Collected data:
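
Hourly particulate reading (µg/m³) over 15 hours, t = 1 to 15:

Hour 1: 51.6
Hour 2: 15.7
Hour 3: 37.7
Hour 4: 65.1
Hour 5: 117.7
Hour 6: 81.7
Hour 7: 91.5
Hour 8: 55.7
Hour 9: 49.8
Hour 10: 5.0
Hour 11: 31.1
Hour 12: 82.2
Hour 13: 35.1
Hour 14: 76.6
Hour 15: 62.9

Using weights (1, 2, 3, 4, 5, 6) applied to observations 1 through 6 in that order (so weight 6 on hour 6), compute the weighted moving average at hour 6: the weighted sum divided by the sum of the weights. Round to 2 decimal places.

73.10

Weighted sum: 1·51.6 + 2·15.7 + 3·37.7 + 4·65.1 + 5·117.7 + 6·81.7 = 51.6 + 31.4 + 113.1 + 260.4 + 588.5 + 490.2 = 1535.2
Weight total: 1 + 2 + 3 + 4 + 5 + 6 = 21
WMA = 1535.2 / 21 = 73.10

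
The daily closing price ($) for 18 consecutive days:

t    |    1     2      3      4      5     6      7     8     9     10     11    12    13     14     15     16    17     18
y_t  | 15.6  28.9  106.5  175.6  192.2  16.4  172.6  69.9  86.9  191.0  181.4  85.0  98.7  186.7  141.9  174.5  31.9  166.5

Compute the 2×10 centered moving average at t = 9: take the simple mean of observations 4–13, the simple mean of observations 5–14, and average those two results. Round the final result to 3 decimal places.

Sum over 4–13: 175.6 + 192.2 + 16.4 + 172.6 + 69.9 + 86.9 + 191.0 + 181.4 + 85.0 + 98.7 = 1269.7
Sum over 5–14: 192.2 + 16.4 + 172.6 + 69.9 + 86.9 + 191.0 + 181.4 + 85.0 + 98.7 + 186.7 = 1280.8
CMA at t=9 = (1269.7 + 1280.8) / (2·10) = 2550.5 / 20 = 127.525

127.525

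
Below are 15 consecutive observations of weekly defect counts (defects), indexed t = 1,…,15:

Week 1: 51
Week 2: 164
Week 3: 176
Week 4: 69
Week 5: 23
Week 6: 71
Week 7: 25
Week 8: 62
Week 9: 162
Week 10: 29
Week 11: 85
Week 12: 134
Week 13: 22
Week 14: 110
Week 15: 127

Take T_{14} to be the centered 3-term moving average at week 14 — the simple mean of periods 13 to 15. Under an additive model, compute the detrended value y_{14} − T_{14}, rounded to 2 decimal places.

Trend T_14 = (22 + 110 + 127) / 3 = 259/3 = 86.3333
Detrended value: 110 − 86.3333 = 23.67

23.67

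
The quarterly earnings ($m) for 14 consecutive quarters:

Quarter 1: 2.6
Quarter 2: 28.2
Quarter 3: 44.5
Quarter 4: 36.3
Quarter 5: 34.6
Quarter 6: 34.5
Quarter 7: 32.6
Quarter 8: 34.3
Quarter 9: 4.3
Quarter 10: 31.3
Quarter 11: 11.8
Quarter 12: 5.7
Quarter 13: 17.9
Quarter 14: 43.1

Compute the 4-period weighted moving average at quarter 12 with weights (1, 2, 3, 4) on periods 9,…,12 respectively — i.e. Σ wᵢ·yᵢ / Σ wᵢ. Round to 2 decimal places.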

Work instruction: Nothing is to be left out; reproduce each record exactly.

Written reply:
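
Hourly particulate reading (µg/m³) over 15 hours, t = 1 to 15:

Hour 1: 51.6
Hour 2: 15.7
Hour 3: 37.7
Hour 4: 65.1
Hour 5: 117.7
Hour 6: 81.7
Hour 7: 91.5
Hour 8: 55.7
Hour 9: 49.8
Hour 10: 5.0
Hour 11: 31.1
Hour 12: 82.2
Hour 13: 35.1
Hour 14: 76.6
Hour 15: 62.9

Using weights (1, 2, 3, 4, 5, 6) applied to observations 1 through 6 in that order (so weight 6 on hour 6), compute the weighted moving average at hour 6: the weighted sum divided by the sum of the weights. Round to 2 decimal places.

73.10

Weighted sum: 1·51.6 + 2·15.7 + 3·37.7 + 4·65.1 + 5·117.7 + 6·81.7 = 51.6 + 31.4 + 113.1 + 260.4 + 588.5 + 490.2 = 1535.2
Weight total: 1 + 2 + 3 + 4 + 5 + 6 = 21
WMA = 1535.2 / 21 = 73.10

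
The daily closing price ($) for 18 consecutive days:

t    |    1     2      3      4      5     6      7     8     9     10     11    12    13     14     15     16    17     18
y_t  | 15.6  28.9  106.5  175.6  192.2  16.4  172.6  69.9  86.9  191.0  181.4  85.0  98.7  186.7  141.9  174.5  31.9  166.5

Compute the 2×10 centered moving average at t = 9: take the simple mean of observations 4–13, the simple mean of observations 5–14, and average those two results. Round the final result to 3 decimal places.

Sum over 4–13: 175.6 + 192.2 + 16.4 + 172.6 + 69.9 + 86.9 + 191.0 + 181.4 + 85.0 + 98.7 = 1269.7
Sum over 5–14: 192.2 + 16.4 + 172.6 + 69.9 + 86.9 + 191.0 + 181.4 + 85.0 + 98.7 + 186.7 = 1280.8
CMA at t=9 = (1269.7 + 1280.8) / (2·10) = 2550.5 / 20 = 127.525

127.525

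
Below are 15 consecutive observations of weekly defect counts (defects), indexed t = 1,…,15:

Week 1: 51
Week 2: 164
Week 3: 176
Week 4: 69
Week 5: 23
Week 6: 71
Week 7: 25
Week 8: 62
Week 9: 162
Week 10: 29
Week 11: 85
Week 12: 134
Week 13: 22
Week 14: 110
Week 15: 127

Take T_{14} to be the centered 3-term moving average at week 14 — the simple mean of periods 13 to 15. Under an additive model, compute the detrended value y_{14} − T_{14}, rounded to 2 decimal places.

Trend T_14 = (22 + 110 + 127) / 3 = 259/3 = 86.3333
Detrended value: 110 − 86.3333 = 23.67

23.67

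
The quarterly earnings ($m) for 14 consecutive quarters:

Quarter 1: 2.6
Quarter 2: 28.2
Quarter 3: 44.5
Quarter 4: 36.3
Quarter 5: 34.6
Quarter 6: 34.5
Quarter 7: 32.6
Quarter 8: 34.3
Quarter 9: 4.3
Quarter 10: 31.3
Quarter 11: 11.8
Quarter 12: 5.7
Quarter 13: 17.9
Quarter 14: 43.1

Compute the 4-period weighted moving average at quarter 12 with weights (1, 2, 3, 4) on periods 9,…,12 respectively — i.e. Σ wᵢ·yᵢ / Σ wᵢ. Round to 2 decimal places.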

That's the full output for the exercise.